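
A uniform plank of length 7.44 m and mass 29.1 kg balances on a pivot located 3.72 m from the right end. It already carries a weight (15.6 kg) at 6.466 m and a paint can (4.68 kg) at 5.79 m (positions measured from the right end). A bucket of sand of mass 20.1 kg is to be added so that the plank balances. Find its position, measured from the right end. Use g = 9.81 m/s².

x ≈ 1.11 m from the right end

Sum moments about the pivot (at 3.72 m from the right end) (the support reaction has zero arm there).
Beam weight: acts at the pivot, moment arm 0 → no torque.
Weight: 15.6 × 9.81 = 153 N down at 6.466 m → arm 2.746 m, τ = 153 × 2.746 = 420.1 N·m counterclockwise.
Paint can: 4.68 × 9.81 = 45.91 N down at 5.79 m → arm 2.07 m, τ = 45.91 × 2.07 = 95.03 N·m counterclockwise.
Net moment of existing loads = 515.1 N·m counterclockwise.
The bucket of sand weighs 20.1 × 9.81 = 197.2 N and must supply an equal clockwise moment, so its lever arm about the pivot is 515.1 / 197.2 = 2.61 m.
That puts it at 3.72 − 2.61 = 1.11 m from the right end.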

TASK OBJECTIVE: Output the data above without altering a line.

RESPONSE:
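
A uniform plank of length 7.44 m and mass 29.1 kg balances on a pivot located 3.72 m from the right end. It already carries a weight (15.6 kg) at 6.466 m and a paint can (4.68 kg) at 5.79 m (positions measured from the right end). A bucket of sand of mass 20.1 kg is to be added so that the plank balances. Find its position, measured from the right end. Use g = 9.81 m/s².

x ≈ 1.11 m from the right end

Sum moments about the pivot (at 3.72 m from the right end) (the support reaction has zero arm there).
Beam weight: acts at the pivot, moment arm 0 → no torque.
Weight: 15.6 × 9.81 = 153 N down at 6.466 m → arm 2.746 m, τ = 153 × 2.746 = 420.1 N·m counterclockwise.
Paint can: 4.68 × 9.81 = 45.91 N down at 5.79 m → arm 2.07 m, τ = 45.91 × 2.07 = 95.03 N·m counterclockwise.
Net moment of existing loads = 515.1 N·m counterclockwise.
The bucket of sand weighs 20.1 × 9.81 = 197.2 N and must supply an equal clockwise moment, so its lever arm about the pivot is 515.1 / 197.2 = 2.61 m.
That puts it at 3.72 − 2.61 = 1.11 m from the right end.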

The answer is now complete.